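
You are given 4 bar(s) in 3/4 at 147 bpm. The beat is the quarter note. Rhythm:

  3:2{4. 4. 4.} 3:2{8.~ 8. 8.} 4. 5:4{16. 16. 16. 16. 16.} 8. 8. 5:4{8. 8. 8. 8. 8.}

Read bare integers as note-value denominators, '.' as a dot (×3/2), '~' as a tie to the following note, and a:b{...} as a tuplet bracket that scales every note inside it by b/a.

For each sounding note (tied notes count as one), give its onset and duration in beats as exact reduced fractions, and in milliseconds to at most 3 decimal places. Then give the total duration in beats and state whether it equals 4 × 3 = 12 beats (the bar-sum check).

1) 0.0ms=0b +408.163ms=1b
2) 408.163ms=1b +408.163ms=1b
3) 816.327ms=2b +408.163ms=1b
4) 1224.49ms=3b +408.163ms=1b
5) 1632.653ms=4b +204.082ms=1/2b
6) 1836.735ms=9/2b +612.245ms=3/2b
7) 2448.98ms=6b +122.449ms=3/10b
8) 2571.429ms=63/10b +122.449ms=3/10b
9) 2693.878ms=33/5b +122.449ms=3/10b
10) 2816.327ms=69/10b +122.449ms=3/10b
11) 2938.776ms=36/5b +122.449ms=3/10b
12) 3061.224ms=15/2b +306.122ms=3/4b
13) 3367.347ms=33/4b +306.122ms=3/4b
14) 3673.469ms=9b +244.898ms=3/5b
15) 3918.367ms=48/5b +244.898ms=3/5b
16) 4163.265ms=51/5b +244.898ms=3/5b
17) 4408.163ms=54/5b +244.898ms=3/5b
18) 4653.061ms=57/5b +244.898ms=3/5b
Σ=12b of 12 (147bpm 3/4) — PASS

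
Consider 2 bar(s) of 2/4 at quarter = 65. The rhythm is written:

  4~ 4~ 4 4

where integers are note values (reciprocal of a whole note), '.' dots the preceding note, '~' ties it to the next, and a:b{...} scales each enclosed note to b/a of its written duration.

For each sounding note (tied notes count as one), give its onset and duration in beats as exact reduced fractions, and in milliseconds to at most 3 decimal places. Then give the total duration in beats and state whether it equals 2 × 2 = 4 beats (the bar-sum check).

1) 0.0ms=0b +2769.231ms=3b
2) 2769.231ms=3b +923.077ms=1b
Σ=4b of 4 (65bpm 2/4) — PASS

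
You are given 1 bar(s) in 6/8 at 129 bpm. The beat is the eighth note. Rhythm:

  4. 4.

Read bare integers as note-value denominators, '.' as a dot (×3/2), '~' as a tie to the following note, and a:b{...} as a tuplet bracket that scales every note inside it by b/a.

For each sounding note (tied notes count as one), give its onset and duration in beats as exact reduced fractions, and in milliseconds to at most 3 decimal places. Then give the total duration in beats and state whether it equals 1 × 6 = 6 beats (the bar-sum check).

1) 0.0ms=0b +1395.349ms=3b
2) 1395.349ms=3b +1395.349ms=3b
Σ=6b of 6 (129bpm 6/8) — PASS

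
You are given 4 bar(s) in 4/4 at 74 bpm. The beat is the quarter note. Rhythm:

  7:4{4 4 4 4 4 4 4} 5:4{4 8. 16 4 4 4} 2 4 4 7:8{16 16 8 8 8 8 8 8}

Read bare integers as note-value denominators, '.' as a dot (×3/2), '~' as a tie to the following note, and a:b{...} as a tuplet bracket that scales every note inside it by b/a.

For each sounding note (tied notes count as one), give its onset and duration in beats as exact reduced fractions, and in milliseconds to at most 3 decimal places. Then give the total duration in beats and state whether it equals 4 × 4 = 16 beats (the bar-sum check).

1) 0.0ms=0b +463.32ms=4/7b
2) 463.32ms=4/7b +463.32ms=4/7b
3) 926.641ms=8/7b +463.32ms=4/7b
4) 1389.961ms=12/7b +463.32ms=4/7b
5) 1853.282ms=16/7b +463.32ms=4/7b
6) 2316.602ms=20/7b +463.32ms=4/7b
7) 2779.923ms=24/7b +463.32ms=4/7b
8) 3243.243ms=4b +648.649ms=4/5b
9) 3891.892ms=24/5b +486.486ms=3/5b
10) 4378.378ms=27/5b +162.162ms=1/5b
11) 4540.541ms=28/5b +648.649ms=4/5b
12) 5189.189ms=32/5b +648.649ms=4/5b
13) 5837.838ms=36/5b +648.649ms=4/5b
14) 6486.486ms=8b +1621.622ms=2b
15) 8108.108ms=10b +810.811ms=1b
16) 8918.919ms=11b +810.811ms=1b
17) 9729.73ms=12b +231.66ms=2/7b
18) 9961.39ms=86/7b +231.66ms=2/7b
19) 10193.05ms=88/7b +463.32ms=4/7b
20) 10656.371ms=92/7b +463.32ms=4/7b
21) 11119.691ms=96/7b +463.32ms=4/7b
22) 11583.012ms=100/7b +463.32ms=4/7b
23) 12046.332ms=104/7b +463.32ms=4/7b
24) 12509.653ms=108/7b +463.32ms=4/7b
Σ=16b of 16 (74bpm 4/4) — PASS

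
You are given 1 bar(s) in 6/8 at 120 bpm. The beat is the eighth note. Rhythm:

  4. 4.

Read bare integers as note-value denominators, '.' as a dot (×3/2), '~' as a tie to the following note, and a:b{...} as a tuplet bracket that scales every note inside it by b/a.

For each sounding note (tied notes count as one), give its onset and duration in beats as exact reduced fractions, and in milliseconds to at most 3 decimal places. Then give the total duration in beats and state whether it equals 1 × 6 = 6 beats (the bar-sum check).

1) 0.0ms=0b +1500.0ms=3b
2) 1500.0ms=3b +1500.0ms=3b
Σ=6b of 6 (120bpm 6/8) — PASS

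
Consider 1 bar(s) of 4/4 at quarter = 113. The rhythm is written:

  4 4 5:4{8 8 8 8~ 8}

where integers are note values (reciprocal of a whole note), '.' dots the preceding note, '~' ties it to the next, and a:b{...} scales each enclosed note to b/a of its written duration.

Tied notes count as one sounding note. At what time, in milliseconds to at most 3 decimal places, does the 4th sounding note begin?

note 4 onset = 12/5b = 1274.336ms

1. 0.0ms @ 0 + 530.973ms (1)
2. 530.973ms @ 1 + 530.973ms (1)
3. 1061.947ms @ 2 + 212.389ms (2/5)
4. 1274.336ms @ 12/5 + 212.389ms (2/5)
5. 1486.726ms @ 14/5 + 212.389ms (2/5)
6. 1699.115ms @ 16/5 + 424.779ms (4/5)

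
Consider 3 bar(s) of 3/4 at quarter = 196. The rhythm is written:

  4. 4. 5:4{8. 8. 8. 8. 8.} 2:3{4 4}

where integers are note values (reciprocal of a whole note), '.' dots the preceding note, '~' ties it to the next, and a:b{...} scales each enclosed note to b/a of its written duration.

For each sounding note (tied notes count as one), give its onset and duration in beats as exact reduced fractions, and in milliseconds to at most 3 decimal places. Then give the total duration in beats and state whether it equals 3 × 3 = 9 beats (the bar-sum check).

1) 0.0ms=0b +459.184ms=3/2b
2) 459.184ms=3/2b +459.184ms=3/2b
3) 918.367ms=3b +183.673ms=3/5b
4) 1102.041ms=18/5b +183.673ms=3/5b
5) 1285.714ms=21/5b +183.673ms=3/5b
6) 1469.388ms=24/5b +183.673ms=3/5b
7) 1653.061ms=27/5b +183.673ms=3/5b
8) 1836.735ms=6b +459.184ms=3/2b
9) 2295.918ms=15/2b +459.184ms=3/2b
Σ=9b of 9 (196bpm 3/4) — PASS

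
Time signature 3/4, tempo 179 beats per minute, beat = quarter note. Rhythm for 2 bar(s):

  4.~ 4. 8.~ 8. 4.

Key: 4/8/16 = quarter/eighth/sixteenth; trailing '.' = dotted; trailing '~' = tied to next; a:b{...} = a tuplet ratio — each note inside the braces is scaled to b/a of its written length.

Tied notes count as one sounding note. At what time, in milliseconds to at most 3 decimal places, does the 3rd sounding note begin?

note 3 onset = 9/2b = 1508.38ms

1. 0.0ms @ 0 + 1005.587ms (3)
2. 1005.587ms @ 3 + 502.793ms (3/2)
3. 1508.38ms @ 9/2 + 502.793ms (3/2)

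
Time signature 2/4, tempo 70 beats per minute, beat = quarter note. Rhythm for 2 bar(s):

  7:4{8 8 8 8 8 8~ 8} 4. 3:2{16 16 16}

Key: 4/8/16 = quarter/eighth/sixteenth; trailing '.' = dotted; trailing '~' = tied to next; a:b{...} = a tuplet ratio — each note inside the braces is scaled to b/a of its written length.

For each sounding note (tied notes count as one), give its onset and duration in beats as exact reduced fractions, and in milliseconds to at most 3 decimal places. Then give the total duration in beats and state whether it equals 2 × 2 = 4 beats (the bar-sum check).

1) 0.0ms=0b +244.898ms=2/7b
2) 244.898ms=2/7b +244.898ms=2/7b
3) 489.796ms=4/7b +244.898ms=2/7b
4) 734.694ms=6/7b +244.898ms=2/7b
5) 979.592ms=8/7b +244.898ms=2/7b
6) 1224.49ms=10/7b +489.796ms=4/7b
7) 1714.286ms=2b +1285.714ms=3/2b
8) 3000.0ms=7/2b +142.857ms=1/6b
9) 3142.857ms=11/3b +142.857ms=1/6b
10) 3285.714ms=23/6b +142.857ms=1/6b
Σ=4b of 4 (70bpm 2/4) — PASS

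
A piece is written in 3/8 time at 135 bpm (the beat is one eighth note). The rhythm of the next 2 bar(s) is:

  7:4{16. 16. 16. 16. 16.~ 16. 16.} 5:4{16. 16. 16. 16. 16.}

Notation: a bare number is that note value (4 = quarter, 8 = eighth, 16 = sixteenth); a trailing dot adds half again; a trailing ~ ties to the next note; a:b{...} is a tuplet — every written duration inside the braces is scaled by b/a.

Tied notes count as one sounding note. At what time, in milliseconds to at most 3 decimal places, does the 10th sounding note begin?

note 10 onset = 24/5b = 2133.333ms

1. 0.0ms @ 0 + 190.476ms (3/7)
2. 190.476ms @ 3/7 + 190.476ms (3/7)
3. 380.952ms @ 6/7 + 190.476ms (3/7)
4. 571.429ms @ 9/7 + 190.476ms (3/7)
5. 761.905ms @ 12/7 + 380.952ms (6/7)
6. 1142.857ms @ 18/7 + 190.476ms (3/7)
7. 1333.333ms @ 3 + 266.667ms (3/5)
8. 1600.0ms @ 18/5 + 266.667ms (3/5)
9. 1866.667ms @ 21/5 + 266.667ms (3/5)
10. 2133.333ms @ 24/5 + 266.667ms (3/5)
11. 2400.0ms @ 27/5 + 266.667ms (3/5)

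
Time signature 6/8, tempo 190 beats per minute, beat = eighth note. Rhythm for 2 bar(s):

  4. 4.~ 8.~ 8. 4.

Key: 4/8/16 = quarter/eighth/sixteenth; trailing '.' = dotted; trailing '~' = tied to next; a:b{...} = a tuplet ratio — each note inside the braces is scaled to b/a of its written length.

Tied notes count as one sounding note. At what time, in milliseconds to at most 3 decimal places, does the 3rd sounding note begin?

note 3 onset = 9b = 2842.105ms

1. 0.0ms @ 0 + 947.368ms (3)
2. 947.368ms @ 3 + 1894.737ms (6)
3. 2842.105ms @ 9 + 947.368ms (3)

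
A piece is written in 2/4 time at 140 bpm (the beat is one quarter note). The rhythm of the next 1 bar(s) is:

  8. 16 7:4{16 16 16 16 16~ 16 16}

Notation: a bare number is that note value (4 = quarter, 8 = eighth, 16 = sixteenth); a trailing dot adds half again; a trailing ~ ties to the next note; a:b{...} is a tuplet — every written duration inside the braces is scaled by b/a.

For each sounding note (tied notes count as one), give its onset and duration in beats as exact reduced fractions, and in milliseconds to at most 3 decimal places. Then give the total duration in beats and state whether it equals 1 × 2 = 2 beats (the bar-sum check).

1) 0.0ms=0b +321.429ms=3/4b
2) 321.429ms=3/4b +107.143ms=1/4b
3) 428.571ms=1b +61.224ms=1/7b
4) 489.796ms=8/7b +61.224ms=1/7b
5) 551.02ms=9/7b +61.224ms=1/7b
6) 612.245ms=10/7b +61.224ms=1/7b
7) 673.469ms=11/7b +122.449ms=2/7b
8) 795.918ms=13/7b +61.224ms=1/7b
Σ=2b of 2 (140bpm 2/4) — PASS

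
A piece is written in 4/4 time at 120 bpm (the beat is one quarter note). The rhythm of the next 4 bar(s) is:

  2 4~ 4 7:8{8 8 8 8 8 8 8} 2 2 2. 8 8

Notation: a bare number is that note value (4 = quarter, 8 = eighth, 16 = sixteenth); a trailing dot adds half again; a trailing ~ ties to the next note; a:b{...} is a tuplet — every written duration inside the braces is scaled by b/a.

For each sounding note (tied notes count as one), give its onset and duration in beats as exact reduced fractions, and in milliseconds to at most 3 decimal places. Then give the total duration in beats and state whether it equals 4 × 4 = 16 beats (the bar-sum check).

1) 0.0ms=0b +1000.0ms=2b
2) 1000.0ms=2b +1000.0ms=2b
3) 2000.0ms=4b +285.714ms=4/7b
4) 2285.714ms=32/7b +285.714ms=4/7b
5) 2571.429ms=36/7b +285.714ms=4/7b
6) 2857.143ms=40/7b +285.714ms=4/7b
7) 3142.857ms=44/7b +285.714ms=4/7b
8) 3428.571ms=48/7b +285.714ms=4/7b
9) 3714.286ms=52/7b +285.714ms=4/7b
10) 4000.0ms=8b +1000.0ms=2b
11) 5000.0ms=10b +1000.0ms=2b
12) 6000.0ms=12b +1500.0ms=3b
13) 7500.0ms=15b +250.0ms=1/2b
14) 7750.0ms=31/2b +250.0ms=1/2b
Σ=16b of 16 (120bpm 4/4) — PASS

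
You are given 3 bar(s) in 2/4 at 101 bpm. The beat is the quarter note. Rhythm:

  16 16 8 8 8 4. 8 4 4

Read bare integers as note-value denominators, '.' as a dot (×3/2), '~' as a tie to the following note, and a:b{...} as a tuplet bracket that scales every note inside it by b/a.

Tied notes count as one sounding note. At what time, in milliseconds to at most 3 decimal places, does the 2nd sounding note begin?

note 2 onset = 1/4b = 148.515ms

1. 0.0ms @ 0 + 148.515ms (1/4)
2. 148.515ms @ 1/4 + 148.515ms (1/4)
3. 297.03ms @ 1/2 + 297.03ms (1/2)
4. 594.059ms @ 1 + 297.03ms (1/2)
5. 891.089ms @ 3/2 + 297.03ms (1/2)
6. 1188.119ms @ 2 + 891.089ms (3/2)
7. 2079.208ms @ 7/2 + 297.03ms (1/2)
8. 2376.238ms @ 4 + 594.059ms (1)
9. 2970.297ms @ 5 + 594.059ms (1)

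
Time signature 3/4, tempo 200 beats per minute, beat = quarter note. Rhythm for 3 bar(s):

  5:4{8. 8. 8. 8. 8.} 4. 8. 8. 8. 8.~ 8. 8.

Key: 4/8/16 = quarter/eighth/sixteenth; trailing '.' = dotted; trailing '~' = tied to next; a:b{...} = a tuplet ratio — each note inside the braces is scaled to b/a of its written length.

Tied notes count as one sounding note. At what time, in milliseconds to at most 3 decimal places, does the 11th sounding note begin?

1. 0.0ms @ 0 + 180.0ms (3/5)
2. 180.0ms @ 3/5 + 180.0ms (3/5)
3. 360.0ms @ 6/5 + 180.0ms (3/5)
4. 540.0ms @ 9/5 + 180.0ms (3/5)
5. 720.0ms @ 12/5 + 180.0ms (3/5)
6. 900.0ms @ 3 + 450.0ms (3/2)
7. 1350.0ms @ 9/2 + 225.0ms (3/4)
8. 1575.0ms @ 21/4 + 225.0ms (3/4)
9. 1800.0ms @ 6 + 225.0ms (3/4)
10. 2025.0ms @ 27/4 + 450.0ms (3/2)
11. 2475.0ms @ 33/4 + 225.0ms (3/4)

note 11 onset = 33/4b = 2475.0ms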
***
Work to complete:
Show the lines above that have the word "minute".

Result of the task:
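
Time signature 3/4, tempo 179 beats per minute, beat = quarter note. Rhythm for 2 bar(s):
Time signature 2/4, tempo 70 beats per minute, beat = quarter note. Rhythm for 2 bar(s):
Time signature 6/8, tempo 190 beats per minute, beat = eighth note. Rhythm for 2 bar(s):
Time signature 3/4, tempo 200 beats per minute, beat = quarter note. Rhythm for 3 bar(s):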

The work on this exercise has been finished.